## PROBLEM STATEMENT
Begin at the line below that has "Solve the separable" and stop after the line that has "Find all solutions". Please restate only those lines, word for word.

## Collected data
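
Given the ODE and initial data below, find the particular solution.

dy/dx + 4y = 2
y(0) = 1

General solution: y = 1/2 + Ce^(-4x)
Applying y(0) = 1: C = 1 - 1/2 = 1/2
Particular solution: y = 1/2 + (1/2)e^(-4x)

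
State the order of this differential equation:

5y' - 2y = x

The order is 1 (highest derivative is of order 1).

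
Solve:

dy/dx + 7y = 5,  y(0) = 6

General solution: y = 5/7 + Ce^(-7x)
Applying y(0) = 6: C = 6 - 5/7 = 37/7
Particular solution: y = 5/7 + (37/7)e^(-7x)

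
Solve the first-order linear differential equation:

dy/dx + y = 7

Using integrating factor method:

General solution: y = 7 + Ce^(-x)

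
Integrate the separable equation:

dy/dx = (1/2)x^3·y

Separating variables and integrating:
ln|y| = x^4/8 + C

General solution: y = Ce^(x^4/8)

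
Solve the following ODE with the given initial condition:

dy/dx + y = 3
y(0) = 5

General solution: y = 3 + Ce^(-x)
Applying y(0) = 5: C = 5 - 3 = 2
Particular solution: y = 3 + 2e^(-x)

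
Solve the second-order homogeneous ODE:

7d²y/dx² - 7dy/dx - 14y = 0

Characteristic equation: 7r² - 7r - 14 = 0
Divide by 7: r² - r - 2 = 0
Roots: r = 2, -1 (distinct real)
General solution: y = C₁e^(2x) + C₂e^(-x)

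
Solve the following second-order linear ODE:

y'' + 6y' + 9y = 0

Characteristic equation: r² + 6r + 9 = 0
Factored: (r + 3)² = 0
Repeated root: r = -3
General solution: y = (C₁ + C₂x)e^(-3x)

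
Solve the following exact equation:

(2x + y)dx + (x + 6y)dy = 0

Verify exactness: ∂M/∂y = ∂N/∂x ✓
Find F(x,y) such that ∂F/∂x = M, ∂F/∂y = N
Solution: x² + xy + 3y² = C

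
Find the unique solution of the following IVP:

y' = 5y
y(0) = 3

General solution: y = Ce^(5x)
Applying IC y(0) = 3:
Particular solution: y = 3e^(5x)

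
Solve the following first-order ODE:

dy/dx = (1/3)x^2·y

Separating variables and integrating:
ln|y| = x^3/9 + C

General solution: y = Ce^(x^3/9)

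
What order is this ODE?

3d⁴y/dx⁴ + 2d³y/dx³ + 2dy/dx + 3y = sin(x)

The order is 4 (highest derivative is of order 4).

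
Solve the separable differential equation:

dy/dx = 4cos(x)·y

Separating variables and integrating:
ln|y| = 4sin(x) + C

General solution: y = Ce^(4sin(x))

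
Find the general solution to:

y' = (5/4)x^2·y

Separating variables and integrating:
ln|y| = 5x^3/12 + C

General solution: y = Ce^(5x^3/12)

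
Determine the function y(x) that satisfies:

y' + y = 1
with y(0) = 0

General solution: y = 1 + Ce^(-x)
Applying y(0) = 0: C = 0 - 1 = -1
Particular solution: y = 1 - e^(-x)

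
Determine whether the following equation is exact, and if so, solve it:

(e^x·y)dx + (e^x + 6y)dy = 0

Verify exactness: ∂M/∂y = ∂N/∂x ✓
Find F(x,y) such that ∂F/∂x = M, ∂F/∂y = N
Solution: e^x·y + 3y² = C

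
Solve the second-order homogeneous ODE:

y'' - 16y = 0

Characteristic equation: r² - 16 = 0
Roots: r = 4, -4 (distinct real)
General solution: y = C₁e^(4x) + C₂e^(-4x)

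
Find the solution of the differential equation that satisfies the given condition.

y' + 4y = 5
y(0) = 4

General solution: y = 5/4 + Ce^(-4x)
Applying y(0) = 4: C = 4 - 5/4 = 11/4
Particular solution: y = 5/4 + (11/4)e^(-4x)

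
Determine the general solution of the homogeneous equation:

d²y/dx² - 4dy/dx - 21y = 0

Characteristic equation: r² - 4r - 21 = 0
Roots: r = 7, -3 (distinct real)
General solution: y = C₁e^(7x) + C₂e^(-3x)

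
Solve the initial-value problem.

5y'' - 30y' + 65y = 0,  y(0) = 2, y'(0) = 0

General solution: y = e^(3x)(C₁cos(2x) + C₂sin(2x))
Complex roots r = 3 ± 2i
Applying ICs: C₁ = 2, C₂ = -3
Particular solution: y = e^(3x)(2cos(2x) - 3sin(2x))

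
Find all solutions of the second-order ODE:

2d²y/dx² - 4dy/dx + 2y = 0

Characteristic equation: 2r² - 4r + 2 = 0
Divide by 2: r² - 2r + 1 = 0
Factored: (r - 1)² = 0
Repeated root: r = 1
General solution: y = (C₁ + C₂x)e^x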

## RESPONSE FOR THIS EXERCISE
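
Solve the separable differential equation:

dy/dx = 4cos(x)·y

Separating variables and integrating:
ln|y| = 4sin(x) + C

General solution: y = Ce^(4sin(x))

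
Find the general solution to:

y' = (5/4)x^2·y

Separating variables and integrating:
ln|y| = 5x^3/12 + C

General solution: y = Ce^(5x^3/12)

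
Determine the function y(x) that satisfies:

y' + y = 1
with y(0) = 0

General solution: y = 1 + Ce^(-x)
Applying y(0) = 0: C = 0 - 1 = -1
Particular solution: y = 1 - e^(-x)

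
Determine whether the following equation is exact, and if so, solve it:

(e^x·y)dx + (e^x + 6y)dy = 0

Verify exactness: ∂M/∂y = ∂N/∂x ✓
Find F(x,y) such that ∂F/∂x = M, ∂F/∂y = N
Solution: e^x·y + 3y² = C

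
Solve the second-order homogeneous ODE:

y'' - 16y = 0

Characteristic equation: r² - 16 = 0
Roots: r = 4, -4 (distinct real)
General solution: y = C₁e^(4x) + C₂e^(-4x)

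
Find the solution of the differential equation that satisfies the given condition.

y' + 4y = 5
y(0) = 4

General solution: y = 5/4 + Ce^(-4x)
Applying y(0) = 4: C = 4 - 5/4 = 11/4
Particular solution: y = 5/4 + (11/4)e^(-4x)

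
Determine the general solution of the homogeneous equation:

d²y/dx² - 4dy/dx - 21y = 0

Characteristic equation: r² - 4r - 21 = 0
Roots: r = 7, -3 (distinct real)
General solution: y = C₁e^(7x) + C₂e^(-3x)

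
Solve the initial-value problem.

5y'' - 30y' + 65y = 0,  y(0) = 2, y'(0) = 0

General solution: y = e^(3x)(C₁cos(2x) + C₂sin(2x))
Complex roots r = 3 ± 2i
Applying ICs: C₁ = 2, C₂ = -3
Particular solution: y = e^(3x)(2cos(2x) - 3sin(2x))

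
Find all solutions of the second-order ODE: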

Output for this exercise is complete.